WHAT IS EXPECTED: Output the records in full, exactly as given.

Items from a data source:
= = = =
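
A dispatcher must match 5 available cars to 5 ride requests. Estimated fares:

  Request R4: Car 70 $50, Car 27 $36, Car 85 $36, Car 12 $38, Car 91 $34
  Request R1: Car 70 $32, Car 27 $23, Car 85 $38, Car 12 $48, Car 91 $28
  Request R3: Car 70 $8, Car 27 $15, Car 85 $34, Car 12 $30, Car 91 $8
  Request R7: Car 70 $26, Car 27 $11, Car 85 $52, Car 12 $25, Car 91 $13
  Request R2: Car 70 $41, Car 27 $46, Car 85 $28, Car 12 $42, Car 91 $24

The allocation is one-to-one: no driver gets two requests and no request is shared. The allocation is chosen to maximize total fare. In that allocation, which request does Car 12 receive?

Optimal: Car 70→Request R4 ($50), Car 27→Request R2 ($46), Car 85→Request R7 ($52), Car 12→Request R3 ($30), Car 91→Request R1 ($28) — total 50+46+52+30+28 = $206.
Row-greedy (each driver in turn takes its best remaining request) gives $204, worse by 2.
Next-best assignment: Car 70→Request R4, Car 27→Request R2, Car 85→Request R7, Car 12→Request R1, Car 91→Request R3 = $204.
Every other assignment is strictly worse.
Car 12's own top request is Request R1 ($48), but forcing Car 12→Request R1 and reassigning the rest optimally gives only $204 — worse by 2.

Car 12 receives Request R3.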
= = = =
ANSWER FOR THIS EXERCISE:
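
A dispatcher must match 5 available cars to 5 ride requests. Estimated fares:

  Request R4: Car 70 $50, Car 27 $36, Car 85 $36, Car 12 $38, Car 91 $34
  Request R1: Car 70 $32, Car 27 $23, Car 85 $38, Car 12 $48, Car 91 $28
  Request R3: Car 70 $8, Car 27 $15, Car 85 $34, Car 12 $30, Car 91 $8
  Request R7: Car 70 $26, Car 27 $11, Car 85 $52, Car 12 $25, Car 91 $13
  Request R2: Car 70 $41, Car 27 $46, Car 85 $28, Car 12 $42, Car 91 $24

The allocation is one-to-one: no driver gets two requests and no request is shared. The allocation is chosen to maximize total fare. In that allocation, which request does Car 12 receive?

Optimal: Car 70→Request R4 ($50), Car 27→Request R2 ($46), Car 85→Request R7 ($52), Car 12→Request R3 ($30), Car 91→Request R1 ($28) — total 50+46+52+30+28 = $206.
Row-greedy (each driver in turn takes its best remaining request) gives $204, worse by 2.
Next-best assignment: Car 70→Request R4, Car 27→Request R2, Car 85→Request R7, Car 12→Request R1, Car 91→Request R3 = $204.
Every other assignment is strictly worse.
Car 12's own top request is Request R1 ($48), but forcing Car 12→Request R1 and reassigning the rest optimally gives only $204 — worse by 2.

Car 12 receives Request R3.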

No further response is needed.